### Task description
Once more, print the records exactly as given.

[Extracted data entries]

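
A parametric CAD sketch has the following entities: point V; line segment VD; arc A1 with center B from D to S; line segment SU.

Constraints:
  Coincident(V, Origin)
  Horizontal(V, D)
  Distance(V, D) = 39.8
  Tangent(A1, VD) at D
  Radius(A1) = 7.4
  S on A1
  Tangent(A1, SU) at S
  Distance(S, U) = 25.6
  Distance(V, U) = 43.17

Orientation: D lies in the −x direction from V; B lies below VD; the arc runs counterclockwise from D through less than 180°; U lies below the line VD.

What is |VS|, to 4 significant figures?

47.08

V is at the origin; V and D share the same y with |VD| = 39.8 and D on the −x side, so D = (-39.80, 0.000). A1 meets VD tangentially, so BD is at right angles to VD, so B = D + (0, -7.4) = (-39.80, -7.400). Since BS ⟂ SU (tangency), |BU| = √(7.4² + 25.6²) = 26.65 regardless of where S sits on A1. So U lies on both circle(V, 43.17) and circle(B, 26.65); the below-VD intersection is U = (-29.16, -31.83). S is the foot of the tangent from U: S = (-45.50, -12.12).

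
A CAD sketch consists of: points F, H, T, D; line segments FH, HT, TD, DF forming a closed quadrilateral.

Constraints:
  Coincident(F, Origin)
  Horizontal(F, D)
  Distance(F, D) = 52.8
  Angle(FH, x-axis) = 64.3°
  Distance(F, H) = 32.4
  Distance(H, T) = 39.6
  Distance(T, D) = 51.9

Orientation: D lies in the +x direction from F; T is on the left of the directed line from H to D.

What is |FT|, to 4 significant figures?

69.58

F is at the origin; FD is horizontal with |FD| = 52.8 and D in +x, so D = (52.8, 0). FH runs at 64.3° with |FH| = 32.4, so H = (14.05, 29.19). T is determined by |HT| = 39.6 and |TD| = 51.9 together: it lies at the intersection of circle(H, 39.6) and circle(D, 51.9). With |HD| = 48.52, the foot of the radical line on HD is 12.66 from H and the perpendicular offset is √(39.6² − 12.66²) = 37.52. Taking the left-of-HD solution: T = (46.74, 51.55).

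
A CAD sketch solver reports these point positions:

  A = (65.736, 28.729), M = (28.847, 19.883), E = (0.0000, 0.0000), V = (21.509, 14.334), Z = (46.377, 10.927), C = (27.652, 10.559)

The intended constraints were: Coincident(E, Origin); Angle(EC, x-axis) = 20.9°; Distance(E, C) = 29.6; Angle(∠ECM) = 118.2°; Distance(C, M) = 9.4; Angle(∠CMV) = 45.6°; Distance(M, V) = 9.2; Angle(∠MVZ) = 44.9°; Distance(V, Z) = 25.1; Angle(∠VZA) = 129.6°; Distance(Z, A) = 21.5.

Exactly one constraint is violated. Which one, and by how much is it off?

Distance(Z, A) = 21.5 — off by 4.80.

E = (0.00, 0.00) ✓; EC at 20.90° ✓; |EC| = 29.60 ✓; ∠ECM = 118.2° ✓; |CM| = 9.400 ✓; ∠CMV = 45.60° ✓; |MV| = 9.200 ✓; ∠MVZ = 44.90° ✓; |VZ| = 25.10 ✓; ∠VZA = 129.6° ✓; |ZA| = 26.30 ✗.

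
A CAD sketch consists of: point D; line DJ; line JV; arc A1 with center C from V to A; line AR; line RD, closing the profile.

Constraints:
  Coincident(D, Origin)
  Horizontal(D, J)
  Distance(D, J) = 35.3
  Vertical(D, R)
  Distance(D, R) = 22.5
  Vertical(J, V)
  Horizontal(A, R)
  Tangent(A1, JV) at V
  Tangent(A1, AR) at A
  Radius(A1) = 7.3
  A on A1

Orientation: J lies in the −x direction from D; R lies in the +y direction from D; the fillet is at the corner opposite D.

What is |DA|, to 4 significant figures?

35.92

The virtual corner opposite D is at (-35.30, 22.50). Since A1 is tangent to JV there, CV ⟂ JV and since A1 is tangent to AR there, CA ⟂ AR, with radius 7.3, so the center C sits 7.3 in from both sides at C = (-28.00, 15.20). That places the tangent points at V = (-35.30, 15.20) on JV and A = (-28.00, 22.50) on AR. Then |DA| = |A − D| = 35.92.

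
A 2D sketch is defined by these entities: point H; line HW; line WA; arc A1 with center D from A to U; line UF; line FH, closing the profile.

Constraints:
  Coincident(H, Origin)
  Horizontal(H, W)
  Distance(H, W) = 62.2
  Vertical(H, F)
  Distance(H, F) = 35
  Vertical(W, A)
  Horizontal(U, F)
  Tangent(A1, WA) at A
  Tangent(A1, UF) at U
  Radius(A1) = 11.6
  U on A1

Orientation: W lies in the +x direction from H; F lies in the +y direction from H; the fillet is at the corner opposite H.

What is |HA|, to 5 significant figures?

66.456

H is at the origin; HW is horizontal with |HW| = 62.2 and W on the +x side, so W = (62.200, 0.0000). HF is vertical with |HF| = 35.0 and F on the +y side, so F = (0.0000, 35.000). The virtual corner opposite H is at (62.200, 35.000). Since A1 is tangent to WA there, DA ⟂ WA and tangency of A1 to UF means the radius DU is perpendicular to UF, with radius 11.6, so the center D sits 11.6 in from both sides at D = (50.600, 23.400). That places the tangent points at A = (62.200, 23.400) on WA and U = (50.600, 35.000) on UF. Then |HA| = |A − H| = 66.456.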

### Task output
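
A parametric CAD sketch has the following entities: point V; line segment VD; arc A1 with center B from D to S; line segment SU.

Constraints:
  Coincident(V, Origin)
  Horizontal(V, D)
  Distance(V, D) = 39.8
  Tangent(A1, VD) at D
  Radius(A1) = 7.4
  S on A1
  Tangent(A1, SU) at S
  Distance(S, U) = 25.6
  Distance(V, U) = 43.17

Orientation: D lies in the −x direction from V; B lies below VD; the arc runs counterclockwise from D through less than 180°; U lies below the line VD.

What is |VS|, to 4 significant figures?

47.08

V is at the origin; V and D share the same y with |VD| = 39.8 and D on the −x side, so D = (-39.80, 0.000). A1 meets VD tangentially, so BD is at right angles to VD, so B = D + (0, -7.4) = (-39.80, -7.400). Since BS ⟂ SU (tangency), |BU| = √(7.4² + 25.6²) = 26.65 regardless of where S sits on A1. So U lies on both circle(V, 43.17) and circle(B, 26.65); the below-VD intersection is U = (-29.16, -31.83). S is the foot of the tangent from U: S = (-45.50, -12.12).

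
A CAD sketch consists of: points F, H, T, D; line segments FH, HT, TD, DF forming a closed quadrilateral.

Constraints:
  Coincident(F, Origin)
  Horizontal(F, D)
  Distance(F, D) = 52.8
  Angle(FH, x-axis) = 64.3°
  Distance(F, H) = 32.4
  Distance(H, T) = 39.6
  Distance(T, D) = 51.9

Orientation: D lies in the +x direction from F; T is on the left of the directed line from H to D.

What is |FT|, to 4 significant figures?

69.58

F is at the origin; FD is horizontal with |FD| = 52.8 and D in +x, so D = (52.8, 0). FH runs at 64.3° with |FH| = 32.4, so H = (14.05, 29.19). T is determined by |HT| = 39.6 and |TD| = 51.9 together: it lies at the intersection of circle(H, 39.6) and circle(D, 51.9). With |HD| = 48.52, the foot of the radical line on HD is 12.66 from H and the perpendicular offset is √(39.6² − 12.66²) = 37.52. Taking the left-of-HD solution: T = (46.74, 51.55).

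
A CAD sketch solver reports these point positions:

  A = (65.736, 28.729), M = (28.847, 19.883), E = (0.0000, 0.0000), V = (21.509, 14.334), Z = (46.377, 10.927), C = (27.652, 10.559)

The intended constraints were: Coincident(E, Origin); Angle(EC, x-axis) = 20.9°; Distance(E, C) = 29.6; Angle(∠ECM) = 118.2°; Distance(C, M) = 9.4; Angle(∠CMV) = 45.6°; Distance(M, V) = 9.2; Angle(∠MVZ) = 44.9°; Distance(V, Z) = 25.1; Angle(∠VZA) = 129.6°; Distance(Z, A) = 21.5.

Exactly one constraint is violated. Which one, and by how much is it off?

Distance(Z, A) = 21.5 — off by 4.80.

E = (0.00, 0.00) ✓; EC at 20.90° ✓; |EC| = 29.60 ✓; ∠ECM = 118.2° ✓; |CM| = 9.400 ✓; ∠CMV = 45.60° ✓; |MV| = 9.200 ✓; ∠MVZ = 44.90° ✓; |VZ| = 25.10 ✓; ∠VZA = 129.6° ✓; |ZA| = 26.30 ✗.

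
A CAD sketch consists of: point D; line DJ; line JV; arc A1 with center C from V to A; line AR; line RD, closing the profile.

Constraints:
  Coincident(D, Origin)
  Horizontal(D, J)
  Distance(D, J) = 35.3
  Vertical(D, R)
  Distance(D, R) = 22.5
  Vertical(J, V)
  Horizontal(A, R)
  Tangent(A1, JV) at V
  Tangent(A1, AR) at A
  Radius(A1) = 7.3
  A on A1

Orientation: J lies in the −x direction from D; R lies in the +y direction from D; the fillet is at the corner opposite D.

What is |DA|, to 4 significant figures?

35.92

The virtual corner opposite D is at (-35.30, 22.50). Since A1 is tangent to JV there, CV ⟂ JV and since A1 is tangent to AR there, CA ⟂ AR, with radius 7.3, so the center C sits 7.3 in from both sides at C = (-28.00, 15.20). That places the tangent points at V = (-35.30, 15.20) on JV and A = (-28.00, 22.50) on AR. Then |DA| = |A − D| = 35.92.

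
A 2D sketch is defined by these entities: point H; line HW; line WA; arc A1 with center D from A to U; line UF; line FH, closing the profile.

Constraints:
  Coincident(H, Origin)
  Horizontal(H, W)
  Distance(H, W) = 62.2
  Vertical(H, F)
  Distance(H, F) = 35
  Vertical(W, A)
  Horizontal(U, F)
  Tangent(A1, WA) at A
  Tangent(A1, UF) at U
  Radius(A1) = 11.6
  U on A1

Orientation: W lies in the +x direction from H; F lies in the +y direction from H; the fillet is at the corner opposite H.

What is |HA|, to 5 significant figures?

66.456

H is at the origin; HW is horizontal with |HW| = 62.2 and W on the +x side, so W = (62.200, 0.0000). HF is vertical with |HF| = 35.0 and F on the +y side, so F = (0.0000, 35.000). The virtual corner opposite H is at (62.200, 35.000). Since A1 is tangent to WA there, DA ⟂ WA and tangency of A1 to UF means the radius DU is perpendicular to UF, with radius 11.6, so the center D sits 11.6 in from both sides at D = (50.600, 23.400). That places the tangent points at A = (62.200, 23.400) on WA and U = (50.600, 35.000) on UF. Then |HA| = |A − H| = 66.456.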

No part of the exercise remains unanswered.